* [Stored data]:
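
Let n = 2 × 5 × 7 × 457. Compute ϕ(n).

10944

φ(2) = 2 − 1 = 1.
φ(5) = 5 − 1 = 4.
φ(7) = 7 − 1 = 6.
φ(457) = 457 − 1 = 456.
Multiply: 1 · 4 · 6 · 456 = 10944.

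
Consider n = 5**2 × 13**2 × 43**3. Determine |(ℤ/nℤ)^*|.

242292960

φ(5^2) = 5^1·(5−1) = 5·4 = 20.
φ(13^2) = 13^1·(13−1) = 13·12 = 156.
φ(43^3) = 43^2·(43−1) = 1849·42 = 77658.
φ(335917075) = 20 × 156 × 77658 = 242292960.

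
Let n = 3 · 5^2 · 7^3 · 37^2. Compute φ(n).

φ(3) = 3 − 1 = 2.
φ(5^2) = 5^1·(5−1) = 5·4 = 20.
φ(7^3) = 7^2·(7−1) = 49·6 = 294.
φ(37^2) = 37^2 − 37^1 = 1369 − 37 = 1332.
Since φ is multiplicative, φ(35217525) = 2 · 20 · 294 · 1332 = 15664320.

15664320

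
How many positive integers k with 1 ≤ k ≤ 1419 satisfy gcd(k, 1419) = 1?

Factor 1419: 1419 = 3 * 11 * 43.
φ(3) = 3 − 1 = 2.
φ(11) = 11 − 1 = 10.
φ(43) = 43 − 1 = 42.
Since φ is multiplicative, φ(1419) = 2 · 10 · 42 = 840.

840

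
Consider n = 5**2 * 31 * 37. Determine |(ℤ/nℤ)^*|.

21600

φ(28675) = 28675 · (1 − 1/5) · (1 − 1/31) · (1 − 1/37)
       = 28675 · 4320/5735 = 21600.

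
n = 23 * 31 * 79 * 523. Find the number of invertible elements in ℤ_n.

26872560

φ(29459021) = 29459021 · (1 − 1/23) · (1 − 1/31) · (1 − 1/79) · (1 − 1/523)
       = 29459021 · 26872560/29459021 = 26872560.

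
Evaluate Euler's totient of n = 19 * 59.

1044

φ(1121) = 1121 · (1 − 1/19) · (1 − 1/59)
       = 1121 · 1044/1121 = 1044.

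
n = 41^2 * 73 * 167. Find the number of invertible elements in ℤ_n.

φ(41^2) = 41^2 − 41^1 = 1681 − 41 = 1640.
φ(73) = 73 − 1 = 72.
φ(167) = 167 − 1 = 166.
Since φ is multiplicative, φ(20493071) = 1640 · 72 · 166 = 19601280.

19601280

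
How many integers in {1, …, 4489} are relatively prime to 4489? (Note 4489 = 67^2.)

4422

φ(67^2) = 67^1·(67−1) = 67·66 = 4422.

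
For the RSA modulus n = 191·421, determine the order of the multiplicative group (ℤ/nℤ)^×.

φ(191) = 191 − 1 = 190.
φ(421) = 421 − 1 = 420.
Since φ is multiplicative, φ(80411) = 190 · 420 = 79800.

79800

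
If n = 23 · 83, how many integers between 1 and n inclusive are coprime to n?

1804

φ(23) = 23 − 1 = 22.
φ(83) = 83 − 1 = 82.
Multiply: 22 · 82 = 1804.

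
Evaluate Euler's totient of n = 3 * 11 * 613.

12240

φ(3) = 3 − 1 = 2.
φ(11) = 11 − 1 = 10.
φ(613) = 613 − 1 = 612.
Since φ is multiplicative, φ(20229) = 2 · 10 · 612 = 12240.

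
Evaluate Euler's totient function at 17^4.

φ(83521) = 83521 · (1 − 1/17)
       = 83521 · 16/17 = 78608.

78608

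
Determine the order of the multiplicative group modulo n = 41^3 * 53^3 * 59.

φ(605384351303) = 605384351303 · (1 − 1/41) · (1 − 1/53) · (1 − 1/59)
       = 605384351303 · 120640/128207 = 569653514560.

569653514560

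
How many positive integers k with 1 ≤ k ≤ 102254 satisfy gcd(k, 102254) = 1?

Prime factorization: 102254 = 2 · 29 · 41 · 43.
φ(2) = 2 − 1 = 1.
φ(29) = 29 − 1 = 28.
φ(41) = 41 − 1 = 40.
φ(43) = 43 − 1 = 42.
φ(102254) = 1 × 28 × 40 × 42 = 47040.

47040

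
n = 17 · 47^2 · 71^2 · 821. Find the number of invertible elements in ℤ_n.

φ(155419136533) = 155419136533 · (1 − 1/17) · (1 − 1/47) · (1 − 1/71) · (1 − 1/821)
       = 155419136533 · 42246400/46574509 = 140976236800.

140976236800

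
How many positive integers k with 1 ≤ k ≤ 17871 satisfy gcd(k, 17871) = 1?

17871 = 3 · 7 · 23 · 37.
φ(17871) = 17871 · (1 − 1/3) · (1 − 1/7) · (1 − 1/23) · (1 − 1/37)
       = 17871 · 9504/17871 = 9504.

9504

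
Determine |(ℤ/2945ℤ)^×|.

2160

First factor: 2945 = 5 · 19 · 31.
φ(5) = 5 − 1 = 4.
φ(19) = 19 − 1 = 18.
φ(31) = 31 − 1 = 30.
Since φ is multiplicative, φ(2945) = 4 · 18 · 30 = 2160.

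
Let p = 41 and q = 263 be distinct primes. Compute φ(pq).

10480

φ(pq) = (p−1)(q−1) = 40 · 262 = 10480.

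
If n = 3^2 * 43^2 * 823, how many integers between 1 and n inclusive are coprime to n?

φ(13695543) = 13695543 · (1 − 1/3) · (1 − 1/43) · (1 − 1/823)
       = 13695543 · 69048/106167 = 8907192.

8907192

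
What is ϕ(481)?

481 = 13 * 37.
φ(481) = 481 · (1 − 1/13) · (1 − 1/37)
       = 481 · 432/481 = 432.

432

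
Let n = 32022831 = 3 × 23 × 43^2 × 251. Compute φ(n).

19866000

φ(3) = 3 − 1 = 2.
φ(23) = 23 − 1 = 22.
φ(43^2) = 43^1·(43−1) = 43·42 = 1806.
φ(251) = 251 − 1 = 250.
φ(32022831) = 2 × 22 × 1806 × 250 = 19866000.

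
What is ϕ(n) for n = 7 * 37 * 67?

14256

φ(7) = 7 − 1 = 6.
φ(37) = 37 − 1 = 36.
φ(67) = 67 − 1 = 66.
φ(17353) = 6 × 36 × 66 = 14256.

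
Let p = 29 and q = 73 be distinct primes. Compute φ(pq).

φ(n) = (p − 1)(q − 1) = (29−1)(73−1) = 28·72 = 2016.

2016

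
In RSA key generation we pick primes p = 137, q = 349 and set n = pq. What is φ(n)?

47328

φ(pq) = (p−1)(q−1) = 136 · 348 = 47328.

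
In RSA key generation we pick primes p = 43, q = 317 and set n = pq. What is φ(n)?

13272

For distinct primes, φ(pq) = (p−1)(q−1) = 42 × 316 = 13272.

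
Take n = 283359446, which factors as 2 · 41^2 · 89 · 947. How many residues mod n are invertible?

136526720

φ(2) = 2 − 1 = 1.
φ(41^2) = 41^2 − 41^1 = 1681 − 41 = 1640.
φ(89) = 89 − 1 = 88.
φ(947) = 947 − 1 = 946.
Since φ is multiplicative, φ(283359446) = 1 · 1640 · 88 · 946 = 136526720.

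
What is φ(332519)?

332519 = 11 * 19 * 37 * 43.
φ(11) = 11 − 1 = 10.
φ(19) = 19 − 1 = 18.
φ(37) = 37 − 1 = 36.
φ(43) = 43 − 1 = 42.
Multiply: 10 · 18 · 36 · 42 = 272160.

272160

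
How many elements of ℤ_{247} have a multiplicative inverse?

216

247 = 13 × 19.
φ(247) = 247 · (1 − 1/13) · (1 − 1/19)
       = 247 · 216/247 = 216.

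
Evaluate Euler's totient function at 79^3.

φ(493039) = 493039 · (1 − 1/79)
       = 493039 · 78/79 = 486798.

486798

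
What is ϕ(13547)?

11880

13547 = 19 · 23 · 31.
φ(13547) = 13547 · (1 − 1/19) · (1 − 1/23) · (1 − 1/31)
       = 13547 · 11880/13547 = 11880.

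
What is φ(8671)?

Factor 8671: 8671 = 13 × 23 × 29.
φ(13) = 13 − 1 = 12.
φ(23) = 23 − 1 = 22.
φ(29) = 29 − 1 = 28.
Since φ is multiplicative, φ(8671) = 12 · 22 · 28 = 7392.

7392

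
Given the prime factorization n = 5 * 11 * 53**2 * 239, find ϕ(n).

φ(36924305) = 36924305 · (1 − 1/5) · (1 − 1/11) · (1 − 1/53) · (1 − 1/239)
       = 36924305 · 495040/696685 = 26237120.

26237120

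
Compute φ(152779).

Factor 152779: 152779 = 11 × 17 × 19 × 43.
φ(152779) = 152779 · (1 − 1/11) · (1 − 1/17) · (1 − 1/19) · (1 − 1/43)
       = 152779 · 120960/152779 = 120960.

120960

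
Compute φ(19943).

19943 = 7**2 × 11 × 37.
φ(19943) = 19943 · (1 − 1/7) · (1 − 1/11) · (1 − 1/37)
       = 19943 · 2160/2849 = 15120.

15120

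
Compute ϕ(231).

120

Prime factorization: 231 = 3 · 7 · 11.
φ(231) = 231 · (1 − 1/3) · (1 − 1/7) · (1 − 1/11)
       = 231 · 120/231 = 120.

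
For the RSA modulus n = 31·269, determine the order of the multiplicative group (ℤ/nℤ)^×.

φ(n) = (p − 1)(q − 1) = (31−1)(269−1) = 30·268 = 8040.

8040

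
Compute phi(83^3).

φ(83^3) = 83^2·(83−1) = 6889·82 = 564898.

564898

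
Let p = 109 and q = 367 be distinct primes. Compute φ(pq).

39528

For distinct primes, φ(pq) = (p−1)(q−1) = 108 × 366 = 39528.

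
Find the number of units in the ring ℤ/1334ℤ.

1334 = 2 * 23 * 29.
φ(1334) = 1334 · (1 − 1/2) · (1 − 1/23) · (1 − 1/29)
       = 1334 · 616/1334 = 616.

616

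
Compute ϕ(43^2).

φ(1849) = 1849 · (1 − 1/43)
       = 1849 · 42/43 = 1806.

1806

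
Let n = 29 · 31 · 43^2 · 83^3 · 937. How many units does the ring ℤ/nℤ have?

802126598757120

φ(29) = 29 − 1 = 28.
φ(31) = 31 − 1 = 30.
φ(43^2) = 43^2 − 43^1 = 1849 − 43 = 1806.
φ(83^3) = 83^3 − 83^2 = 571787 − 6889 = 564898.
φ(937) = 937 − 1 = 936.
φ(890574941247169) = 28 × 30 × 1806 × 564898 × 936 = 802126598757120.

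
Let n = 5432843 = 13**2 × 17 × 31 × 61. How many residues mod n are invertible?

4492800

φ(5432843) = 5432843 · (1 − 1/13) · (1 − 1/17) · (1 − 1/31) · (1 − 1/61)
       = 5432843 · 345600/417911 = 4492800.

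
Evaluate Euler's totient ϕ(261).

168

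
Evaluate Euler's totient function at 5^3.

100

φ(5^3) = 5^3 − 5^2 = 125 − 25 = 100.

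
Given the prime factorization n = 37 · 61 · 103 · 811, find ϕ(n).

178459200

φ(188533981) = 188533981 · (1 − 1/37) · (1 − 1/61) · (1 − 1/103) · (1 − 1/811)
       = 188533981 · 178459200/188533981 = 178459200.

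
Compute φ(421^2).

176820

φ(177241) = 177241 · (1 − 1/421)
       = 177241 · 420/421 = 176820.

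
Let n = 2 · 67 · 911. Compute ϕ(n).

φ(2) = 2 − 1 = 1.
φ(67) = 67 − 1 = 66.
φ(911) = 911 − 1 = 910.
Multiply: 1 · 66 · 910 = 60060.

60060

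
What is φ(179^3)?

5703298

φ(179^3) = 179^2·(179−1) = 32041·178 = 5703298.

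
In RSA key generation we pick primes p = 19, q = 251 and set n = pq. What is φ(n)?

4500

φ(n) = (p − 1)(q − 1) = (19−1)(251−1) = 18·250 = 4500.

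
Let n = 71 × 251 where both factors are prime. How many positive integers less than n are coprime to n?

17500

φ(n) = (p − 1)(q − 1) = (71−1)(251−1) = 70·250 = 17500.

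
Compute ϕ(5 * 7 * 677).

φ(5) = 5 − 1 = 4.
φ(7) = 7 − 1 = 6.
φ(677) = 677 − 1 = 676.
Multiply: 4 · 6 · 676 = 16224.

16224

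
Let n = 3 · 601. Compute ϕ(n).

1200

φ(1803) = 1803 · (1 − 1/3) · (1 − 1/601)
       = 1803 · 1200/1803 = 1200.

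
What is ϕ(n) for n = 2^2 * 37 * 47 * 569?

φ(3957964) = 3957964 · (1 − 1/2) · (1 − 1/37) · (1 − 1/47) · (1 − 1/569)
       = 3957964 · 940608/1978982 = 1881216.

1881216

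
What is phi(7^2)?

42

φ(7^2) = 7^1·(7−1) = 7·6 = 42.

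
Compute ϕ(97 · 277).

26496

φ(26869) = 26869 · (1 − 1/97) · (1 − 1/277)
       = 26869 · 26496/26869 = 26496.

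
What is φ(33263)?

30240

Prime factorization: 33263 = 29 · 31 · 37.
φ(33263) = 33263 · (1 − 1/29) · (1 − 1/31) · (1 − 1/37)
       = 33263 · 30240/33263 = 30240.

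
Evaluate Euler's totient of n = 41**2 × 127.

206640

φ(41^2) = 41^1·(41−1) = 41·40 = 1640.
φ(127) = 127 − 1 = 126.
φ(213487) = 1640 × 126 = 206640.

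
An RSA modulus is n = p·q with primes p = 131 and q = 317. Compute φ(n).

φ(n) = (p − 1)(q − 1) = (131−1)(317−1) = 130·316 = 41080.

41080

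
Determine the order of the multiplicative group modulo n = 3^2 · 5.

24

φ(45) = 45 · (1 − 1/3) · (1 − 1/5)
       = 45 · 8/15 = 24.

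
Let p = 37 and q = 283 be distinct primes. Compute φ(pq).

10152

φ(n) = (p − 1)(q − 1) = (37−1)(283−1) = 36·282 = 10152.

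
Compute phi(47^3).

101614

φ(103823) = 103823 · (1 − 1/47)
       = 103823 · 46/47 = 101614.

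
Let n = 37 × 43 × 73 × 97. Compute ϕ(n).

10450944

φ(11265871) = 11265871 · (1 − 1/37) · (1 − 1/43) · (1 − 1/73) · (1 − 1/97)
       = 11265871 · 10450944/11265871 = 10450944.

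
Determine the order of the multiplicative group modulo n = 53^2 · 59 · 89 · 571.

φ(53^2) = 53^1·(53−1) = 53·52 = 2756.
φ(59) = 59 − 1 = 58.
φ(89) = 89 − 1 = 88.
φ(571) = 571 − 1 = 570.
Since φ is multiplicative, φ(8422283689) = 2756 · 58 · 88 · 570 = 8017975680.

8017975680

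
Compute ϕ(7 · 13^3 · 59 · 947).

667633824

φ(7) = 7 − 1 = 6.
φ(13^3) = 13^3 − 13^2 = 2197 − 169 = 2028.
φ(59) = 59 − 1 = 58.
φ(947) = 947 − 1 = 946.
Since φ is multiplicative, φ(859270867) = 6 · 2028 · 58 · 946 = 667633824.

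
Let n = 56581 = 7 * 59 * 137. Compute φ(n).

47328

φ(56581) = 56581 · (1 − 1/7) · (1 − 1/59) · (1 − 1/137)
       = 56581 · 47328/56581 = 47328.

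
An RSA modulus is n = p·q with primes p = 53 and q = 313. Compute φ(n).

φ(n) = (p − 1)(q − 1) = (53−1)(313−1) = 52·312 = 16224.

16224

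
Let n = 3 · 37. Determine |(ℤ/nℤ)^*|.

72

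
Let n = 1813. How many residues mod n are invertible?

1512

Prime factorization: 1813 = 7**2 * 37.
φ(7^2) = 7^2 − 7^1 = 49 − 7 = 42.
φ(37) = 37 − 1 = 36.
Since φ is multiplicative, φ(1813) = 42 · 36 = 1512.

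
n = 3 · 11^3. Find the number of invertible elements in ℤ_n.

2420

φ(3993) = 3993 · (1 − 1/3) · (1 − 1/11)
       = 3993 · 20/33 = 2420.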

* [Problem details]: Copy exactly. Start at the line containing "Compute ϕ(7 · 13^3 · 59 · 947)." and continue through the last line of the records.

* [Response]:
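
Compute ϕ(7 · 13^3 · 59 · 947).

667633824

φ(7) = 7 − 1 = 6.
φ(13^3) = 13^3 − 13^2 = 2197 − 169 = 2028.
φ(59) = 59 − 1 = 58.
φ(947) = 947 − 1 = 946.
Since φ is multiplicative, φ(859270867) = 6 · 2028 · 58 · 946 = 667633824.

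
Let n = 56581 = 7 * 59 * 137. Compute φ(n).

47328

φ(56581) = 56581 · (1 − 1/7) · (1 − 1/59) · (1 − 1/137)
       = 56581 · 47328/56581 = 47328.

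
An RSA modulus is n = p·q with primes p = 53 and q = 313. Compute φ(n).

φ(n) = (p − 1)(q − 1) = (53−1)(313−1) = 52·312 = 16224.

16224

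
Let n = 3 · 37. Determine |(ℤ/nℤ)^*|.

72

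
Let n = 1813. How many residues mod n are invertible?

1512

Prime factorization: 1813 = 7**2 * 37.
φ(7^2) = 7^2 − 7^1 = 49 − 7 = 42.
φ(37) = 37 − 1 = 36.
Since φ is multiplicative, φ(1813) = 42 · 36 = 1512.

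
n = 3 · 11^3. Find the number of invertible elements in ℤ_n.

2420

φ(3993) = 3993 · (1 − 1/3) · (1 − 1/11)
       = 3993 · 20/33 = 2420.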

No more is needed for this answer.